━━ Records for processing ━━

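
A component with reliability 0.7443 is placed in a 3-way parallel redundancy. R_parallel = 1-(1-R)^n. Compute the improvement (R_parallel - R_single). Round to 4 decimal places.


R_single = 0.7443, n = 3
1 - R_single = 0.2557
(1 - R_single)^n = 0.2557^3 = 0.0167
R_parallel = 1 - 0.0167 = 0.9833
Improvement = 0.9833 - 0.7443
Improvement = 0.239

0.239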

━━━

§ **Try it**
Go through the records and copy each one exactly.

§ **Exercise response**
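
A component with reliability 0.7443 is placed in a 3-way parallel redundancy. R_parallel = 1-(1-R)^n. Compute the improvement (R_parallel - R_single). Round to 4 decimal places.


R_single = 0.7443, n = 3
1 - R_single = 0.2557
(1 - R_single)^n = 0.2557^3 = 0.0167
R_parallel = 1 - 0.0167 = 0.9833
Improvement = 0.9833 - 0.7443
Improvement = 0.239

0.239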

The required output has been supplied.